Start of Supplied records

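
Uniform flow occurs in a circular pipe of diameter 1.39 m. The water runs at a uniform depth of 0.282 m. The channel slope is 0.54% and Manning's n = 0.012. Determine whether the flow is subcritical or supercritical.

supercritical

For a circular section of diameter D = 1.39 m at depth y = 0.282 m, the central angle is θ = 2 arccos(1 − 2y/D) = 1.869 rad. Then A = (D²/8)(θ − sin θ) = 0.2205 m² and P = Dθ/2 = 1.299 m.
Hydraulic radius R = A/P = 0.2205/1.299 = 0.1698 m.
V = (1/n) R^(2/3) √S = (1/0.012) × 0.1698^(2/3) × √0.0054 = 1.878 m/s. Hydraulic depth D_h = A/T = 0.2205/1.118 = 0.1972 m.
Froude number Fr = V/√(g·D_h) = 1.878/√(9.81×0.1972) = 1.35, which is greater than 1, so the flow is supercritical.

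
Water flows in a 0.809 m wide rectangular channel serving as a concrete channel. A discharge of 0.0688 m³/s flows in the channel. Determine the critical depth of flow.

For a rectangular channel, critical depth y_c = (q²/g)^(1/3) where q = Q/b = 0.0688/0.809 = 0.08504 m²/s.
So y_c = (0.08504²/9.81)^(1/3) = 0.0903 m.

y_c = 0.0903 m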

End of Supplied records

Every single line in the records above must be written out exactly.

Solution to this problem —
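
Uniform flow occurs in a circular pipe of diameter 1.39 m. The water runs at a uniform depth of 0.282 m. The channel slope is 0.54% and Manning's n = 0.012. Determine whether the flow is subcritical or supercritical.

supercritical

For a circular section of diameter D = 1.39 m at depth y = 0.282 m, the central angle is θ = 2 arccos(1 − 2y/D) = 1.869 rad. Then A = (D²/8)(θ − sin θ) = 0.2205 m² and P = Dθ/2 = 1.299 m.
Hydraulic radius R = A/P = 0.2205/1.299 = 0.1698 m.
V = (1/n) R^(2/3) √S = (1/0.012) × 0.1698^(2/3) × √0.0054 = 1.878 m/s. Hydraulic depth D_h = A/T = 0.2205/1.118 = 0.1972 m.
Froude number Fr = V/√(g·D_h) = 1.878/√(9.81×0.1972) = 1.35, which is greater than 1, so the flow is supercritical.

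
Water flows in a 0.809 m wide rectangular channel serving as a concrete channel. A discharge of 0.0688 m³/s flows in the channel. Determine the critical depth of flow.

For a rectangular channel, critical depth y_c = (q²/g)^(1/3) where q = Q/b = 0.0688/0.809 = 0.08504 m²/s.
So y_c = (0.08504²/9.81)^(1/3) = 0.0903 m.

y_c = 0.0903 m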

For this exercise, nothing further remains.